What needs to be done: Within the listing below, show every line that contains the word "logic".

Supplied records:
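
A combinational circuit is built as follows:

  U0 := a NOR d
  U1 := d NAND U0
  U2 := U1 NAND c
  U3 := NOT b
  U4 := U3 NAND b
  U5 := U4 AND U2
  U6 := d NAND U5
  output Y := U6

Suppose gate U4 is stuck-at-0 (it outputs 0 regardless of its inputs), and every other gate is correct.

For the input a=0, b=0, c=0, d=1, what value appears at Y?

1

Propagate with U4 forced: U0=0, U1=1, U2=1, U3=1, U4=0 [stuck-at-0], U5=0, U6=1.
So Y = 1. (Without the fault it would be 0.)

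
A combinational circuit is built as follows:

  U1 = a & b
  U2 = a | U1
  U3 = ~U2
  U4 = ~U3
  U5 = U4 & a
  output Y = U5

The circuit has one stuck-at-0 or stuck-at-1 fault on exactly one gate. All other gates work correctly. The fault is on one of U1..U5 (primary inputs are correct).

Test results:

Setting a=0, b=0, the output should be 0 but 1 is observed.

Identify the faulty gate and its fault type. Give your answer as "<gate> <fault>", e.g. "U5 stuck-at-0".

Fault-free values for test 1 (a=0, b=0): U1=0, U2=0, U3=1, U4=0, U5=0, giving Y=0. Observed 1.
Test 1: faults giving observed 1 are {U5 stuck-at-1}.
Only U5 stuck-at-1 is consistent with every test.

U5 stuck-at-1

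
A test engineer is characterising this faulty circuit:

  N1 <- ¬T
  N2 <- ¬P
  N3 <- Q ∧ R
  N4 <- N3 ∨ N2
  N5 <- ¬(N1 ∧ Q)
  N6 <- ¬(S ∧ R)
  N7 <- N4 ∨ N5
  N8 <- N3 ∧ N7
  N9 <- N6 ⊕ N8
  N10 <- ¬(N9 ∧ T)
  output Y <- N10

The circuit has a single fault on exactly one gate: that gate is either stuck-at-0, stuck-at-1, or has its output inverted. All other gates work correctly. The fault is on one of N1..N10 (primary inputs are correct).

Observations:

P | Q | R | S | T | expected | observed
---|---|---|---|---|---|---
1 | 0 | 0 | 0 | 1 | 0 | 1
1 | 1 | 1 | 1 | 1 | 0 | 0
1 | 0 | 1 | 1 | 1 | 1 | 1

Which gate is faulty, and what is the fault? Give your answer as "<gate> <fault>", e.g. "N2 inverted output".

N6 stuck-at-0

Fault-free values for test 1 (P=1, Q=0, R=0, S=0, T=1): N1=0, N2=0, N3=0, N4=0, N5=1, N6=1, N7=1, N8=0, N9=1, N10=0, giving Y=0. Observed 1.
Test 1: faults giving observed 1 are {N3 stuck-at-1, N3 inverted output, N6 stuck-at-0, N6 inverted output, N8 stuck-at-1, N8 inverted output, N9 stuck-at-0, N9 inverted output, N10 stuck-at-1, N10 inverted output}.
Test 2 (P=1, Q=1, R=1, S=1, T=1): fault-free N1=0, N2=0, N3=1, N4=1, N5=1, N6=0, N7=1, N8=1, N9=1, N10=0 → 0; observed 0. Eliminates N3 inverted output, N6 inverted output, N8 inverted output, N9 stuck-at-0, N9 inverted output, N10 stuck-at-1, N10 inverted output.
Test 3 (P=1, Q=0, R=1, S=1, T=1): fault-free N1=0, N2=0, N3=0, N4=0, N5=1, N6=0, N7=1, N8=0, N9=0, N10=1 → 1; observed 1. Eliminates N3 stuck-at-1, N8 stuck-at-1.
Only N6 stuck-at-0 is consistent with every test.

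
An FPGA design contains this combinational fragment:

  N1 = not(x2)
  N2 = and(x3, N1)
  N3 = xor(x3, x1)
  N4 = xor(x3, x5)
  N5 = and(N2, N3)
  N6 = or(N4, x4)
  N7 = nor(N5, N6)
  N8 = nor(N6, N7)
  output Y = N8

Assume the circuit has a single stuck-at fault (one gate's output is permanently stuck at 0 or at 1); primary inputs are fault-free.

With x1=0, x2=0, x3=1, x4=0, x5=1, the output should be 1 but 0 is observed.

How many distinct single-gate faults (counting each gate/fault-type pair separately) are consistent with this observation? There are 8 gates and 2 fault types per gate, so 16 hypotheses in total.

8

Fault-free: N1=1, N2=1, N3=1, N4=0, N5=1, N6=0, N7=0, N8=1 → 1. Observed 0.
  N1: stuck-at-0 ✓; others ✗
  N2: stuck-at-0 ✓; others ✗
  N3: stuck-at-0 ✓; others ✗
  N4: stuck-at-1 ✓; others ✗
  N5: stuck-at-0 ✓; others ✗
  N6: stuck-at-1 ✓; others ✗
  N7: stuck-at-1 ✓; others ✗
  N8: stuck-at-0 ✓; others ✗
Consistent faults: {N1 stuck-at-0, N2 stuck-at-0, N3 stuck-at-0, N4 stuck-at-1, N5 stuck-at-0, N6 stuck-at-1, N7 stuck-at-1, N8 stuck-at-0} — 8 in all.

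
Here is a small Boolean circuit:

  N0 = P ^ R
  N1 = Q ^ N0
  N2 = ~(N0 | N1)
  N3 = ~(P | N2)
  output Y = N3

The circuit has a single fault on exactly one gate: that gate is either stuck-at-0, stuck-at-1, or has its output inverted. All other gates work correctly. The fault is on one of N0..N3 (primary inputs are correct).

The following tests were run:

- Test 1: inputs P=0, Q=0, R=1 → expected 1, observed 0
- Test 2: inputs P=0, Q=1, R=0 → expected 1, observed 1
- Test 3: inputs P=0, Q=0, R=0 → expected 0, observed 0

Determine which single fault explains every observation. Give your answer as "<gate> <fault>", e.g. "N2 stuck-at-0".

N0 stuck-at-0

Fault-free values for test 1 (P=0, Q=0, R=1): N0=1, N1=1, N2=0, N3=1, giving Y=1. Observed 0.
Test 1: faults giving observed 0 are {N0 stuck-at-0, N0 inverted output, N2 stuck-at-1, N2 inverted output, N3 stuck-at-0, N3 inverted output}.
Test 2 (P=0, Q=1, R=0): fault-free N0=0, N1=1, N2=0, N3=1 → 1; observed 1. Eliminates N2 stuck-at-1, N2 inverted output, N3 stuck-at-0, N3 inverted output.
Test 3 (P=0, Q=0, R=0): fault-free N0=0, N1=0, N2=1, N3=0 → 0; observed 0. Eliminates N0 inverted output.
Only N0 stuck-at-0 is consistent with every test.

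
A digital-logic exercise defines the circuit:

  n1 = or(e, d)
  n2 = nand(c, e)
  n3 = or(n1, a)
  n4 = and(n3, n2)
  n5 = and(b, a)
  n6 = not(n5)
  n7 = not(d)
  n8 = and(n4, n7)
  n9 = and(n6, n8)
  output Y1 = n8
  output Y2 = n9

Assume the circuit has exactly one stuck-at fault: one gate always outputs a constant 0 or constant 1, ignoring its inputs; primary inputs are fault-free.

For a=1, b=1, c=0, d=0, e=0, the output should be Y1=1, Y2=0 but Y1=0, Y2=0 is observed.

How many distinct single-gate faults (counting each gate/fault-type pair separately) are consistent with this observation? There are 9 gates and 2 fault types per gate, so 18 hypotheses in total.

Fault-free: n1=0, n2=1, n3=1, n4=1, n5=1, n6=0, n7=1, n8=1, n9=0 → Y1=1, Y2=0. Observed Y1=0, Y2=0.
  n1: none of the 2 fault types match ✗
  n2: stuck-at-0 ✓; others ✗
  n3: stuck-at-0 ✓; others ✗
  n4: stuck-at-0 ✓; others ✗
  n5: none of the 2 fault types match ✗
  n6: none of the 2 fault types match ✗
  n7: stuck-at-0 ✓; others ✗
  n8: stuck-at-0 ✓; others ✗
  n9: none of the 2 fault types match ✗
Consistent faults: {n2 stuck-at-0, n3 stuck-at-0, n4 stuck-at-0, n7 stuck-at-0, n8 stuck-at-0} — 5 in all.

5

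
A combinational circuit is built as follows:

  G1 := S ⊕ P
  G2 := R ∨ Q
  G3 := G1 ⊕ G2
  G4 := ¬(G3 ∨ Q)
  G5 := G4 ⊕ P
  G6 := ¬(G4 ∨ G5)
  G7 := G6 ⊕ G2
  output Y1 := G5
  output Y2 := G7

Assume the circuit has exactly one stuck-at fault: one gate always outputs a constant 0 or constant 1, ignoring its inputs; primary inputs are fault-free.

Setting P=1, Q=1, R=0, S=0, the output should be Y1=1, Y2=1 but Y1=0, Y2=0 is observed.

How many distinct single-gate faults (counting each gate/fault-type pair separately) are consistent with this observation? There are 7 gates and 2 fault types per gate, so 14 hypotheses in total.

1

Fault-free: G1=1, G2=1, G3=0, G4=0, G5=1, G6=0, G7=1 → Y1=1, Y2=1. Observed Y1=0, Y2=0.
  G1 stuck-at-0: output Y1=1, Y2=1 ✗
  G1 stuck-at-1: output Y1=1, Y2=1 ✗
  G2 stuck-at-0: output Y1=1, Y2=0 ✗
  G2 stuck-at-1: output Y1=1, Y2=1 ✗
  G3 stuck-at-0: output Y1=1, Y2=1 ✗
  G3 stuck-at-1: output Y1=1, Y2=1 ✗
  G4 stuck-at-0: output Y1=1, Y2=1 ✗
  G4 stuck-at-1: output Y1=0, Y2=1 ✗
  G5 stuck-at-0: output Y1=0, Y2=0 ✓
  G5 stuck-at-1: output Y1=1, Y2=1 ✗
  G6 stuck-at-0: output Y1=1, Y2=1 ✗
  G6 stuck-at-1: output Y1=1, Y2=0 ✗
  G7 stuck-at-0: output Y1=1, Y2=0 ✗
  G7 stuck-at-1: output Y1=1, Y2=1 ✗
Consistent faults: {G5 stuck-at-0} — 1 in all.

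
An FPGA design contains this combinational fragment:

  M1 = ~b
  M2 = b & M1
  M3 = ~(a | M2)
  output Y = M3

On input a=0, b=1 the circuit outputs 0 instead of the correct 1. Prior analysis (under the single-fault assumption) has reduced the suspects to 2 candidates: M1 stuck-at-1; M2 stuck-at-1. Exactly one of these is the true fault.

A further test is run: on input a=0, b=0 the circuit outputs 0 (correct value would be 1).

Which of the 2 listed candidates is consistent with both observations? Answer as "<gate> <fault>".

Evaluate each candidate on input a=0, b=0:
  M1 stuck-at-1: M1=1 [stuck-at-1], M2=0, M3=1 → 1 — eliminated
  M2 stuck-at-1: M1=1, M2=1 [stuck-at-1], M3=0 → 0 — matches
Only M2 stuck-at-1 reproduces the observed 0.

M2 stuck-at-1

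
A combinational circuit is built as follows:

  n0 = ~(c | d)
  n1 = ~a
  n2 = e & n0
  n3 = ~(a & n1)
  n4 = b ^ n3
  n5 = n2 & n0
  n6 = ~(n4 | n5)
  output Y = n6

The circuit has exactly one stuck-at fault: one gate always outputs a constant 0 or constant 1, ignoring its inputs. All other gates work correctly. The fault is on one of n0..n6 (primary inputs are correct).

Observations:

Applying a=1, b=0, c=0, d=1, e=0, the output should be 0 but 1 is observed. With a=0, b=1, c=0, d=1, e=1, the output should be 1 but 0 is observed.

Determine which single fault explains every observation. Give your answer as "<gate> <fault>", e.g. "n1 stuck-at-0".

Fault-free values for test 1 (a=1, b=0, c=0, d=1, e=0): n0=0, n1=0, n2=0, n3=1, n4=1, n5=0, n6=0, giving Y=0. Observed 1.
Test 1: faults giving observed 1 are {n1 stuck-at-1, n3 stuck-at-0, n4 stuck-at-0, n6 stuck-at-1}.
Test 2 (a=0, b=1, c=0, d=1, e=1): fault-free n0=0, n1=1, n2=0, n3=1, n4=0, n5=0, n6=1 → 1; observed 0. Eliminates n1 stuck-at-1, n4 stuck-at-0, n6 stuck-at-1.
Only n3 stuck-at-0 is consistent with every test.

n3 stuck-at-0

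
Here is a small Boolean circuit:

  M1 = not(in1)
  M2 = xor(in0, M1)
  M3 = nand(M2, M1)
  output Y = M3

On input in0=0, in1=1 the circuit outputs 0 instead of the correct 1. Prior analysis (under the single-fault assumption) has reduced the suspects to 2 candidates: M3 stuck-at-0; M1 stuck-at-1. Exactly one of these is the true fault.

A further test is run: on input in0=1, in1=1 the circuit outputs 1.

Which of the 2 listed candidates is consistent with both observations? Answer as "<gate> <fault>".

M1 stuck-at-1

Evaluate each candidate on input in0=1, in1=1:
  M3 stuck-at-0: M1=0, M2=1, M3=0 [stuck-at-0] → 0 — eliminated
  M1 stuck-at-1: M1=1 [stuck-at-1], M2=0, M3=1 → 1 — matches
Only M1 stuck-at-1 reproduces the observed 1.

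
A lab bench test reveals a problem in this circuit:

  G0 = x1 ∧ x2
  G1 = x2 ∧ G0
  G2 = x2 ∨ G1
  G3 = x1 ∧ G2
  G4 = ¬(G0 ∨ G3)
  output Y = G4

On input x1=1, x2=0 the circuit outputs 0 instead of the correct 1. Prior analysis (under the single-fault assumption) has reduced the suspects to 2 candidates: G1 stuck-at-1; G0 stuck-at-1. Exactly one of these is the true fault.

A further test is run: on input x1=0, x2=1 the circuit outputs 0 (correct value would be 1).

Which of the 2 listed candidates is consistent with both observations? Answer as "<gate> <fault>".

G0 stuck-at-1

Evaluate each candidate on input x1=0, x2=1:
  G1 stuck-at-1: G0=0, G1=1 [stuck-at-1], G2=1, G3=0, G4=1 → 1 — eliminated
  G0 stuck-at-1: G0=1 [stuck-at-1], G1=1, G2=1, G3=0, G4=0 → 0 — matches
Only G0 stuck-at-1 reproduces the observed 0.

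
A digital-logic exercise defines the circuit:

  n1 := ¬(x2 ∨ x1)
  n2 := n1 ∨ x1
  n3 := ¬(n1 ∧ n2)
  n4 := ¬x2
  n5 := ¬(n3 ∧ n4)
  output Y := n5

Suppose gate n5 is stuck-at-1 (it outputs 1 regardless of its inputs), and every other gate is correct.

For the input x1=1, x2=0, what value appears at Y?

Propagate with n5 forced: n1=0, n2=1, n3=1, n4=1, n5=1 [stuck-at-1].
So Y = 1. (Without the fault it would be 0.)

1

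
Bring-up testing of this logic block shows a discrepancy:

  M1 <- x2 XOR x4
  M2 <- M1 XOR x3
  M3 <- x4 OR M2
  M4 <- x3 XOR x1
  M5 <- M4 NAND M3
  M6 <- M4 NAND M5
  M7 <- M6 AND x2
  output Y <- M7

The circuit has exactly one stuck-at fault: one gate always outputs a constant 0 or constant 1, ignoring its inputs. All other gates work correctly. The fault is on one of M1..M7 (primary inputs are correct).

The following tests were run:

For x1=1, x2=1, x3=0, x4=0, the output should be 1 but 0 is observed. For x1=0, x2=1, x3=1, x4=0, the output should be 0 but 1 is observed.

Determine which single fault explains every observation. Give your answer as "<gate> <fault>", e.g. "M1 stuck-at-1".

M1 stuck-at-0

Fault-free values for test 1 (x1=1, x2=1, x3=0, x4=0): M1=1, M2=1, M3=1, M4=1, M5=0, M6=1, M7=1, giving Y=1. Observed 0.
Test 1: faults giving observed 0 are {M1 stuck-at-0, M2 stuck-at-0, M3 stuck-at-0, M5 stuck-at-1, M6 stuck-at-0, M7 stuck-at-0}.
Test 2 (x1=0, x2=1, x3=1, x4=0): fault-free M1=1, M2=0, M3=0, M4=1, M5=1, M6=0, M7=0 → 0; observed 1. Eliminates M2 stuck-at-0, M3 stuck-at-0, M5 stuck-at-1, M6 stuck-at-0, M7 stuck-at-0.
Only M1 stuck-at-0 is consistent with every test.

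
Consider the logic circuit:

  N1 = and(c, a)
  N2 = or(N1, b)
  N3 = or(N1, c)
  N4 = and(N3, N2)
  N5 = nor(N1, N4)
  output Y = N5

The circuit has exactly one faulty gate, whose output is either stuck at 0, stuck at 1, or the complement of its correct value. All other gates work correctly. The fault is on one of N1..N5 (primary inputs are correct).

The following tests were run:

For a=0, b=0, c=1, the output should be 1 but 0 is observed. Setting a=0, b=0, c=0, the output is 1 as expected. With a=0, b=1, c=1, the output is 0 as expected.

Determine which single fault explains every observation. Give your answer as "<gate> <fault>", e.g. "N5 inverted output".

Fault-free values for test 1 (a=0, b=0, c=1): N1=0, N2=0, N3=1, N4=0, N5=1, giving Y=1. Observed 0.
Test 1: faults giving observed 0 are {N1 stuck-at-1, N1 inverted output, N2 stuck-at-1, N2 inverted output, N4 stuck-at-1, N4 inverted output, N5 stuck-at-0, N5 inverted output}.
Test 2 (a=0, b=0, c=0): fault-free N1=0, N2=0, N3=0, N4=0, N5=1 → 1; observed 1. Eliminates N1 stuck-at-1, N1 inverted output, N4 stuck-at-1, N4 inverted output, N5 stuck-at-0, N5 inverted output.
Test 3 (a=0, b=1, c=1): fault-free N1=0, N2=1, N3=1, N4=1, N5=0 → 0; observed 0. Eliminates N2 inverted output.
Only N2 stuck-at-1 is consistent with every test.

N2 stuck-at-1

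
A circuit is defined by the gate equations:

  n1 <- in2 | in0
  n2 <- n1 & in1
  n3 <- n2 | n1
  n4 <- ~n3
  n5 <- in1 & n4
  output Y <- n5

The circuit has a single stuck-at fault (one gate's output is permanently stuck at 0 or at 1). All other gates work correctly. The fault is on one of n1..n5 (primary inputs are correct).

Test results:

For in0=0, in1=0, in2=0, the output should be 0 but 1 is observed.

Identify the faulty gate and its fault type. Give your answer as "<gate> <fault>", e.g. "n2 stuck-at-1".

Fault-free values for test 1 (in0=0, in1=0, in2=0): n1=0, n2=0, n3=0, n4=1, n5=0, giving Y=0. Observed 1.
Test 1: faults giving observed 1 are {n5 stuck-at-1}.
Only n5 stuck-at-1 is consistent with every test.

n5 stuck-at-1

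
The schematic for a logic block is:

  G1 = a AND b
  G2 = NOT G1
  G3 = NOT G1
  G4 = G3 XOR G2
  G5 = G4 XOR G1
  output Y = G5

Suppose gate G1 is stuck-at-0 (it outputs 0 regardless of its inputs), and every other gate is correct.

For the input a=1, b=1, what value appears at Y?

Propagate with G1 forced: G1=0 [stuck-at-0], G2=1, G3=1, G4=0, G5=0.
So Y = 0. (Without the fault it would be 1.)

0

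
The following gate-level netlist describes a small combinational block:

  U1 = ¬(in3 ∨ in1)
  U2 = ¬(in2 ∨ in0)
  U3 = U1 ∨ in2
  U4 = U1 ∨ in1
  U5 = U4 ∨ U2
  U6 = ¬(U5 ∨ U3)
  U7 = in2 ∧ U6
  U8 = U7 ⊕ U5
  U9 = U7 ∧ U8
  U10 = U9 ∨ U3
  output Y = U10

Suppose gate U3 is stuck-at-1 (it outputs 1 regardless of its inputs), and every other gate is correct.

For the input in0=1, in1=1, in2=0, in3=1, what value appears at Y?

1

Propagate with U3 forced: U1=0, U2=0, U3=1 [stuck-at-1], U4=1, U5=1, U6=0, U7=0, U8=1, U9=0, U10=1.
So Y = 1. (Without the fault it would be 0.)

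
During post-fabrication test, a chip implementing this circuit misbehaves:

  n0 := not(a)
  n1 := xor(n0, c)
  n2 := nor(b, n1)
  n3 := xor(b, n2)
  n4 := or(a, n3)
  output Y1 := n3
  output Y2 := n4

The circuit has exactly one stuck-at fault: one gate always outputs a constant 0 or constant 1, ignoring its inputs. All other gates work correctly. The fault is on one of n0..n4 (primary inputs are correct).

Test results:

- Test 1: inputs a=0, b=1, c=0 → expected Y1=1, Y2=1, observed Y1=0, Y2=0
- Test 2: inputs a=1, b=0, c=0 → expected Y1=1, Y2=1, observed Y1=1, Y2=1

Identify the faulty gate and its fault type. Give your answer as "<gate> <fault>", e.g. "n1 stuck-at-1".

n2 stuck-at-1

Fault-free values for test 1 (a=0, b=1, c=0): n0=1, n1=1, n2=0, n3=1, n4=1, giving Y1=1, Y2=1. Observed Y1=0, Y2=0.
Test 1: faults giving observed Y1=0, Y2=0 are {n2 stuck-at-1, n3 stuck-at-0}.
Test 2 (a=1, b=0, c=0): fault-free n0=0, n1=0, n2=1, n3=1, n4=1 → Y1=1, Y2=1; observed Y1=1, Y2=1. Eliminates n3 stuck-at-0.
Only n2 stuck-at-1 is consistent with every test.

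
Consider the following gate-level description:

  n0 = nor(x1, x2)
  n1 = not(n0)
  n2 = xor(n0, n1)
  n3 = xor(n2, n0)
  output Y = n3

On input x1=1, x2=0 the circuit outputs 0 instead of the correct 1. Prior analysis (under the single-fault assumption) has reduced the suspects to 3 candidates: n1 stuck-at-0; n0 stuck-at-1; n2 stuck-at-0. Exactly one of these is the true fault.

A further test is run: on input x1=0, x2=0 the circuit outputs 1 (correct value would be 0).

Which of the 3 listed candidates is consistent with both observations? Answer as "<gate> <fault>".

n2 stuck-at-0

Evaluate each candidate on input x1=0, x2=0:
  n1 stuck-at-0: n0=1, n1=0 [stuck-at-0], n2=1, n3=0 → 0 — eliminated
  n0 stuck-at-1: n0=1 [stuck-at-1], n1=0, n2=1, n3=0 → 0 — eliminated
  n2 stuck-at-0: n0=1, n1=0, n2=0 [stuck-at-0], n3=1 → 1 — matches
Only n2 stuck-at-0 reproduces the observed 1.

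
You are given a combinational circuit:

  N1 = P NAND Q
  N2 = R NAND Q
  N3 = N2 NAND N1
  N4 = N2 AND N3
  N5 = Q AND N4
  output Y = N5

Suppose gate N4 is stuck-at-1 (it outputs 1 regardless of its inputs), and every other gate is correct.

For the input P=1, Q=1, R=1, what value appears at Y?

Propagate with N4 forced: N1=0, N2=0, N3=1, N4=1 [stuck-at-1], N5=1.
So Y = 1. (Without the fault it would be 0.)

1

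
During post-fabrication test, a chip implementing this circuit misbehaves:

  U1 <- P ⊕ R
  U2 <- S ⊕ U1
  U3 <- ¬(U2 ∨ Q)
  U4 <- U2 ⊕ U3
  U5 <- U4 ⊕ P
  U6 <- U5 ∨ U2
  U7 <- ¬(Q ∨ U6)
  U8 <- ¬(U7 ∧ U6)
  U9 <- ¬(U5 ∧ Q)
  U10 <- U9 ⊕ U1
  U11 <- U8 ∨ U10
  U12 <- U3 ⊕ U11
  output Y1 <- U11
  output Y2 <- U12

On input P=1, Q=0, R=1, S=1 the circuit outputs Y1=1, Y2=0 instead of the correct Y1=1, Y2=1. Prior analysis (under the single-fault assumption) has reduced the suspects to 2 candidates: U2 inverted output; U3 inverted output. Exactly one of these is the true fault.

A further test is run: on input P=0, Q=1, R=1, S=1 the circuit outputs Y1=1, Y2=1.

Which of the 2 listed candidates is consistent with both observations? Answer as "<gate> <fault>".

Evaluate each candidate on input P=0, Q=1, R=1, S=1:
  U2 inverted output: U1=1, U2=1 [inverted output], U3=0, U4=1, U5=1, U6=1, U7=0, U8=1, U9=0, U10=1, U11=1, U12=1 → Y1=1, Y2=1 — matches
  U3 inverted output: U1=1, U2=0, U3=1 [inverted output], U4=1, U5=1, U6=1, U7=0, U8=1, U9=0, U10=1, U11=1, U12=0 → Y1=1, Y2=0 — eliminated
Only U2 inverted output reproduces the observed Y1=1, Y2=1.

U2 inverted output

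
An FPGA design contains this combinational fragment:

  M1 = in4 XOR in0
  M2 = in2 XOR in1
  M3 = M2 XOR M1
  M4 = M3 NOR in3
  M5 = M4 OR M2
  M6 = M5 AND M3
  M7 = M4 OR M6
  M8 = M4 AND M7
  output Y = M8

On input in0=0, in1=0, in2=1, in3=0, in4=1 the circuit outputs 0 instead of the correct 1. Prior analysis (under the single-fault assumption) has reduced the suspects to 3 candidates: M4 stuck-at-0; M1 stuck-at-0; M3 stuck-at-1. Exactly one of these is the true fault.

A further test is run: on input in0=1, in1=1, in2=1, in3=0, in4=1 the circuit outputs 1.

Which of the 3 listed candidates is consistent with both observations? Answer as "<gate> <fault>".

M1 stuck-at-0

Evaluate each candidate on input in0=1, in1=1, in2=1, in3=0, in4=1:
  M4 stuck-at-0: M1=0, M2=0, M3=0, M4=0 [stuck-at-0], M5=0, M6=0, M7=0, M8=0 → 0 — eliminated
  M1 stuck-at-0: M1=0 [stuck-at-0], M2=0, M3=0, M4=1, M5=1, M6=0, M7=1, M8=1 → 1 — matches
  M3 stuck-at-1: M1=0, M2=0, M3=1 [stuck-at-1], M4=0, M5=0, M6=0, M7=0, M8=0 → 0 — eliminated
Only M1 stuck-at-0 reproduces the observed 1.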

Written reply:
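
A digital-logic exercise defines the circuit:
A digital-logic exercise defines the circuit:
Bring-up testing of this logic block shows a discrepancy:
Consider the logic circuit:
The schematic for a logic block is: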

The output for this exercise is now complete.